Source data:
▼

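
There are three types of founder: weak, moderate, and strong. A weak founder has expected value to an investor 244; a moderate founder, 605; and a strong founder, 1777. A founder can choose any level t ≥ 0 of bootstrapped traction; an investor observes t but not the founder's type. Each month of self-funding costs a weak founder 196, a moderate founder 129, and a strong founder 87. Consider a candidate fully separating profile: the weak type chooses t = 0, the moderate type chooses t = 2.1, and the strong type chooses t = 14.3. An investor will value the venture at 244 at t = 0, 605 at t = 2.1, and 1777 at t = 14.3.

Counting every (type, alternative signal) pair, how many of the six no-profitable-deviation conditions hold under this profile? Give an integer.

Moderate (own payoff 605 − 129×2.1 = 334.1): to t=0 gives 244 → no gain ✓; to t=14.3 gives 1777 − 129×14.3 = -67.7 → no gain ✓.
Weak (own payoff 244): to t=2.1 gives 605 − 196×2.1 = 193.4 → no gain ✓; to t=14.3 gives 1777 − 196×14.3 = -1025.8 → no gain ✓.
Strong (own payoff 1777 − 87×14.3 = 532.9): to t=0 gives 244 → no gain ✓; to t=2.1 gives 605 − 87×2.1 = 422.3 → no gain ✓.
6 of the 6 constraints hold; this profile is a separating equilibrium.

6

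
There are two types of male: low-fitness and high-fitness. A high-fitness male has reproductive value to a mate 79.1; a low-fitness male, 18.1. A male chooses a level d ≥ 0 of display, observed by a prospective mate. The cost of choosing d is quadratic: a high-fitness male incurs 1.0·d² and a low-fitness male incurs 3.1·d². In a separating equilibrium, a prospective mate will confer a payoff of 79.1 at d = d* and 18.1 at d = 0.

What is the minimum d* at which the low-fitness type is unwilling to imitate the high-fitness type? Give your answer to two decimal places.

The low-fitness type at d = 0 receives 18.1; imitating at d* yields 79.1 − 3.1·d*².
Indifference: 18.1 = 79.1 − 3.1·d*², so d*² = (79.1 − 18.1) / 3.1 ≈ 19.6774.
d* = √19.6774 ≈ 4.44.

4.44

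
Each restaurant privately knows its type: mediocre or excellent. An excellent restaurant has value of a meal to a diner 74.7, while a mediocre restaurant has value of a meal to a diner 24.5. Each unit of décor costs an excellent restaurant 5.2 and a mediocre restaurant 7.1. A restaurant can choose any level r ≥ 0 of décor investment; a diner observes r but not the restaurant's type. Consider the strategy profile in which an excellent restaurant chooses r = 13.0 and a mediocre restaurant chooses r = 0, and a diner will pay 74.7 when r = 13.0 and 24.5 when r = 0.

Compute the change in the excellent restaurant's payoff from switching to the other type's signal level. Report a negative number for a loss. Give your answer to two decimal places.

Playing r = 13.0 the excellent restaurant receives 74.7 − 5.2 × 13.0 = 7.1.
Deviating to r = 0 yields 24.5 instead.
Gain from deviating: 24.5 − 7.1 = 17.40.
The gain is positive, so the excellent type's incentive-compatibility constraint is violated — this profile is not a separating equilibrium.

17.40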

▲
▼

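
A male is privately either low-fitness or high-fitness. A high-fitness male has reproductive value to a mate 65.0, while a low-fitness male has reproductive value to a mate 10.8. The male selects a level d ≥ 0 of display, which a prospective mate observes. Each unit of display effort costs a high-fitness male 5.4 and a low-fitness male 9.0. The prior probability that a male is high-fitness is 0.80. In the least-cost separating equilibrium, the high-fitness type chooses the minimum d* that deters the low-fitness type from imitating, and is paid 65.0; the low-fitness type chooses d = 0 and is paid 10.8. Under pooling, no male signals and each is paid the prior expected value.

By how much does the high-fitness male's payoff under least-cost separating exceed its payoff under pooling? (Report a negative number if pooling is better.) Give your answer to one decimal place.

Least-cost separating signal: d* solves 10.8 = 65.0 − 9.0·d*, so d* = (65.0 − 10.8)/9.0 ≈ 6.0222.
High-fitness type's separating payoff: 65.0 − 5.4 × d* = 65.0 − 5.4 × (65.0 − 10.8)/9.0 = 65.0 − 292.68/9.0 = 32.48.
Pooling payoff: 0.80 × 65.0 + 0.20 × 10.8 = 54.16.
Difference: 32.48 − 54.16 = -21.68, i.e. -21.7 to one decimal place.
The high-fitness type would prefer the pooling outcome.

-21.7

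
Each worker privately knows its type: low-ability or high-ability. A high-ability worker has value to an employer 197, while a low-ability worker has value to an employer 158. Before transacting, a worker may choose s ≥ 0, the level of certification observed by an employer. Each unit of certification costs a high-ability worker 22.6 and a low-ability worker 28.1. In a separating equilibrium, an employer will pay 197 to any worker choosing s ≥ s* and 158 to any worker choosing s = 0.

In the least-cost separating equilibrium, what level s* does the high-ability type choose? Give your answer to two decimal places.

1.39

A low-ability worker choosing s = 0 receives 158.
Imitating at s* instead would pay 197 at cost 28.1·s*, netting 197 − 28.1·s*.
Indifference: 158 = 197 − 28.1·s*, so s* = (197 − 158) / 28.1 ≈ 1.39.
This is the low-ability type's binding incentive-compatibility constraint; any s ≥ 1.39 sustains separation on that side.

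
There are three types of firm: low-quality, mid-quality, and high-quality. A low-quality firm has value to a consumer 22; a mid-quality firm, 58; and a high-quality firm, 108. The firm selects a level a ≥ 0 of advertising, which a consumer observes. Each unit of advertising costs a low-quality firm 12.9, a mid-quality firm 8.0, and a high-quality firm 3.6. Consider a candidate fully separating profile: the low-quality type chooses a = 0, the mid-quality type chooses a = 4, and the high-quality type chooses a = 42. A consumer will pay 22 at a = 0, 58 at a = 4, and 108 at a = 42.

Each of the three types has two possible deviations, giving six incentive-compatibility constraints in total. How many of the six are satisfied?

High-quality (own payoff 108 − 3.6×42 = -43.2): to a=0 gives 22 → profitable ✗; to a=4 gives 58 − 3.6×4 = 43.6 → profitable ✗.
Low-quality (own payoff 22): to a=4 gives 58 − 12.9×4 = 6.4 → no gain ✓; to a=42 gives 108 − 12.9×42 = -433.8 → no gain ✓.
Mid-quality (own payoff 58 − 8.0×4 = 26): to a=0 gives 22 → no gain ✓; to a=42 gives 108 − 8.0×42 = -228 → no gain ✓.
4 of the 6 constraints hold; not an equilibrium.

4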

▲
▼

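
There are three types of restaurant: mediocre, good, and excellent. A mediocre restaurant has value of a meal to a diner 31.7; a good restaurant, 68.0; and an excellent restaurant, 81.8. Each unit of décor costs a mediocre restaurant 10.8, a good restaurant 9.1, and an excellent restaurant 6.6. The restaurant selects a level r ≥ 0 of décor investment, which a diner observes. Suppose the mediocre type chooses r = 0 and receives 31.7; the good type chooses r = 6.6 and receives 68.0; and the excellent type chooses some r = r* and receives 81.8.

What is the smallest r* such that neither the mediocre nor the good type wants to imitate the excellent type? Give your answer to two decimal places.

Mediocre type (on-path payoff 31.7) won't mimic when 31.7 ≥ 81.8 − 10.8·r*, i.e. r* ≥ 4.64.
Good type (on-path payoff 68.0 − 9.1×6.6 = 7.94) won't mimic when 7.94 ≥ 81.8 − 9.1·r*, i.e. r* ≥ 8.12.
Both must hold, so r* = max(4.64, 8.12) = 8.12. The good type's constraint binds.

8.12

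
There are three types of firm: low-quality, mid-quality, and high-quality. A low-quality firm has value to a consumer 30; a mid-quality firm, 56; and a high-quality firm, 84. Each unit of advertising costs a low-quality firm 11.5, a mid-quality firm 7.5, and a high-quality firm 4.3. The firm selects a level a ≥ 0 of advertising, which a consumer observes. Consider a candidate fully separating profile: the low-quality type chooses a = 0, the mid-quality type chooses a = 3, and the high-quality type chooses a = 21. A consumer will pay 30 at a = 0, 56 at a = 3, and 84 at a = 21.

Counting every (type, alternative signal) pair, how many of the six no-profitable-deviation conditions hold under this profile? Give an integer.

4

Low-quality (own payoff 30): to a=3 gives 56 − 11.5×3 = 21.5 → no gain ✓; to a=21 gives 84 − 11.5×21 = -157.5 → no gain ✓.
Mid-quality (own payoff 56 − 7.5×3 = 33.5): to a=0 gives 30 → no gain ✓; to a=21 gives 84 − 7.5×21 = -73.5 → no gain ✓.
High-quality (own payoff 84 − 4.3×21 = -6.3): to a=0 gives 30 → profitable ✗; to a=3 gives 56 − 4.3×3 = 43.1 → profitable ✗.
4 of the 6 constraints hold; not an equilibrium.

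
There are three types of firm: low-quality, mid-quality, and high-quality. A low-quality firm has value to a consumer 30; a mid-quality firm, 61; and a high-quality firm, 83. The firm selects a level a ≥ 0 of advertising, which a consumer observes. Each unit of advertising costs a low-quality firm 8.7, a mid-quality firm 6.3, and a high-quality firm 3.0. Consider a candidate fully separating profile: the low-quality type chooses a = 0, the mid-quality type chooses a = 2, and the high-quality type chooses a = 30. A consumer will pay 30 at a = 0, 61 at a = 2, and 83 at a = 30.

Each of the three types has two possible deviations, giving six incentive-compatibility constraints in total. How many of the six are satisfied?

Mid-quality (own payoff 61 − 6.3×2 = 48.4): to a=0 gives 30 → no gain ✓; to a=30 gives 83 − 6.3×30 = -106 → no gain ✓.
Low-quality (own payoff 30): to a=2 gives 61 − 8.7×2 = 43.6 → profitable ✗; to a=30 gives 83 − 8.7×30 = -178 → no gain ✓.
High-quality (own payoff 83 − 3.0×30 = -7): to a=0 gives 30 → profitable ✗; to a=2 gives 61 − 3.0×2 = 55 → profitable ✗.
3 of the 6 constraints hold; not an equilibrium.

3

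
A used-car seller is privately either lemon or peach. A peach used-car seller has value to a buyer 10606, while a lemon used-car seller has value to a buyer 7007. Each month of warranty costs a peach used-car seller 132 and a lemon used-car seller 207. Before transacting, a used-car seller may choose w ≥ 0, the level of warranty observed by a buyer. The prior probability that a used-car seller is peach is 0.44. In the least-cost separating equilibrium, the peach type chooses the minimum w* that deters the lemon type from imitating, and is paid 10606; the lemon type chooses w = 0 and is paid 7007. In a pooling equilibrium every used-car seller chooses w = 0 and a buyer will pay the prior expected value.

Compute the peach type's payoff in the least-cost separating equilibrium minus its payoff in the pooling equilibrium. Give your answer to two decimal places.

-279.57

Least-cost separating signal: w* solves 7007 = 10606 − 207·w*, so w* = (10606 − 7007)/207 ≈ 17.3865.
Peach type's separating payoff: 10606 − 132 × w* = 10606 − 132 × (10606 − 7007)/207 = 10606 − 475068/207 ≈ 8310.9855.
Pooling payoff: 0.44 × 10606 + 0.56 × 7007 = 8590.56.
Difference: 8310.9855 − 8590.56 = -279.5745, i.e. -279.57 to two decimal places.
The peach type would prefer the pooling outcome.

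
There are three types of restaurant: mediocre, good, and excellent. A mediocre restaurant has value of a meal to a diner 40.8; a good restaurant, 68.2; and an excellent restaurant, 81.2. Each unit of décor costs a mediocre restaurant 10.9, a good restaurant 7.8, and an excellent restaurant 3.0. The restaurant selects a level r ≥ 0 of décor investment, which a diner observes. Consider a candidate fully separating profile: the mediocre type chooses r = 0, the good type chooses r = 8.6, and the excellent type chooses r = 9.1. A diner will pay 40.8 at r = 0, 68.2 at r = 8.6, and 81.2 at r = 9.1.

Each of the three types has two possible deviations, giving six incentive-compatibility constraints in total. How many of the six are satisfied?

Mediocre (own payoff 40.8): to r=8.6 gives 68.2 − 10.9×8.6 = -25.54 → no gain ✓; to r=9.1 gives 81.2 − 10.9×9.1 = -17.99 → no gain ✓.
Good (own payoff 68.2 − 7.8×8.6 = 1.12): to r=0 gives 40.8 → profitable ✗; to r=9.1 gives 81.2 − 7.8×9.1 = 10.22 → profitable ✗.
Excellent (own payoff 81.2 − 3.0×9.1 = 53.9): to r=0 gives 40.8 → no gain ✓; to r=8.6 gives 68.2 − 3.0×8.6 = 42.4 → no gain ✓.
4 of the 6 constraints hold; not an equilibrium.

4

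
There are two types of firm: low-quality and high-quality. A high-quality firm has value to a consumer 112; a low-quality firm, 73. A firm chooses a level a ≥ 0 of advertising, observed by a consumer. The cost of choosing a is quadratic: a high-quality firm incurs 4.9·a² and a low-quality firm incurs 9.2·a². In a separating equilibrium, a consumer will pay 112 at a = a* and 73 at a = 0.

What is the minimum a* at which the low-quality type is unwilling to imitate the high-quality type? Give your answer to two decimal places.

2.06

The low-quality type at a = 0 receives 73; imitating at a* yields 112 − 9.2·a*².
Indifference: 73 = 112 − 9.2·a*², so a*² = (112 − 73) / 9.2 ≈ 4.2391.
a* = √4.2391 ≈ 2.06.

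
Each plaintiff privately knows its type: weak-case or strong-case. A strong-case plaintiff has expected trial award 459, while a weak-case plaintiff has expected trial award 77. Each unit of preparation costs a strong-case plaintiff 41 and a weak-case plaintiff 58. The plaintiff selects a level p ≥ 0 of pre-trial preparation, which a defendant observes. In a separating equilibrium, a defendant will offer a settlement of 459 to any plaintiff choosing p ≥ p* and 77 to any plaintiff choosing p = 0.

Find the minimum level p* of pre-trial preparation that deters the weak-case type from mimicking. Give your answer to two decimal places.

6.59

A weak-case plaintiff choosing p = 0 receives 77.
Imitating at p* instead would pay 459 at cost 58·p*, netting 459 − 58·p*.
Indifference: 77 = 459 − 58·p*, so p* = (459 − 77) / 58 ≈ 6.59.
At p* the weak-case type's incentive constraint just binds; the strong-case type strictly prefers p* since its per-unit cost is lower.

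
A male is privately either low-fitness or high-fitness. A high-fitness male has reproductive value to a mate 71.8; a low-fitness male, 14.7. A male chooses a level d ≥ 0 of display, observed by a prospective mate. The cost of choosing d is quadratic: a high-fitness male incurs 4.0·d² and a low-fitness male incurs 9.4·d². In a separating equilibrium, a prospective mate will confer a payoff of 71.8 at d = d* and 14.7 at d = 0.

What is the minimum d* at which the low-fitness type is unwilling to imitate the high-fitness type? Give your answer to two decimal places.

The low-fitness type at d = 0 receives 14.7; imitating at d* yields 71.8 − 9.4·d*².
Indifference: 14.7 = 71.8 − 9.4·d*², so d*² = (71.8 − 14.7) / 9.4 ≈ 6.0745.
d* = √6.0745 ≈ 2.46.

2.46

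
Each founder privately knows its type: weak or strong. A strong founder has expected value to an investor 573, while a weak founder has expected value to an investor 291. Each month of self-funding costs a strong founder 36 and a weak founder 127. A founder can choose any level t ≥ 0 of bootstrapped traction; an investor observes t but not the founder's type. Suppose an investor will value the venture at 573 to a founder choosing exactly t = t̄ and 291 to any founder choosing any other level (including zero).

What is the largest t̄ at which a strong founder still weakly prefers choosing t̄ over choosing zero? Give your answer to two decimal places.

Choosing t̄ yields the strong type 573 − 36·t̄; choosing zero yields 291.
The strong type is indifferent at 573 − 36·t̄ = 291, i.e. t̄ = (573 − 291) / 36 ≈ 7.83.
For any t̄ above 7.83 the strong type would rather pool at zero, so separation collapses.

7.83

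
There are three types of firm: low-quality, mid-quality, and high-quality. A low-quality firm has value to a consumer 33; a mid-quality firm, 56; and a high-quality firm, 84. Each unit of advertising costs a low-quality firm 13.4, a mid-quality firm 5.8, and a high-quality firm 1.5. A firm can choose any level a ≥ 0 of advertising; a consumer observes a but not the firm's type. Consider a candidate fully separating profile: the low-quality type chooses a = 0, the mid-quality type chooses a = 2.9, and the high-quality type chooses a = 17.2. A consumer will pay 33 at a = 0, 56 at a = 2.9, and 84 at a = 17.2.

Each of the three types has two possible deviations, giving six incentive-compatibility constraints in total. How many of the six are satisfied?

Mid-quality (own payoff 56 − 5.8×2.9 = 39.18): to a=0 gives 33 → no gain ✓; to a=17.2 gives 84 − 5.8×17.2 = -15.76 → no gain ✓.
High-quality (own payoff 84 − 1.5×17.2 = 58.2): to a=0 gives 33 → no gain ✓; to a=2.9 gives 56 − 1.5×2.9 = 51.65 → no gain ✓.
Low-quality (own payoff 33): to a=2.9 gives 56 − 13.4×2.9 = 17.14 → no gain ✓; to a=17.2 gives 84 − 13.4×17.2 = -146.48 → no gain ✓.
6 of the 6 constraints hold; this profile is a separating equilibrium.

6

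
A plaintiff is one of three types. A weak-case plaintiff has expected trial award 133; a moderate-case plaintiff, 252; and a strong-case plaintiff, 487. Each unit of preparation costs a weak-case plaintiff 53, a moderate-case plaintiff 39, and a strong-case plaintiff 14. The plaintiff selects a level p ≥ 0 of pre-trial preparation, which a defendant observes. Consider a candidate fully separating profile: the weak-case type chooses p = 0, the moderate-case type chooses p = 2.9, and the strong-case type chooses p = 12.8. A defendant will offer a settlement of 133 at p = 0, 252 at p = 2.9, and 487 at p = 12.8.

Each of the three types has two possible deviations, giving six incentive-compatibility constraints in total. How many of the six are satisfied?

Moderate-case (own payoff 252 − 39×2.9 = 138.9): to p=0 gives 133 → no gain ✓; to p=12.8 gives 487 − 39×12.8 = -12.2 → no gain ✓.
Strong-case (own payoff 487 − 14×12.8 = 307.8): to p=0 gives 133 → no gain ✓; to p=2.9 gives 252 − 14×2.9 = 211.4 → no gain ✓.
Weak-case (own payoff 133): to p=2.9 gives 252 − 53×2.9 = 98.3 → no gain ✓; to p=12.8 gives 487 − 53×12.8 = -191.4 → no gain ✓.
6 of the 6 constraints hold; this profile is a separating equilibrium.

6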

▲

Task statement:
State the number of lines in the material above in which the string "confer" appears, with no accompanying text.

Result of the task:
2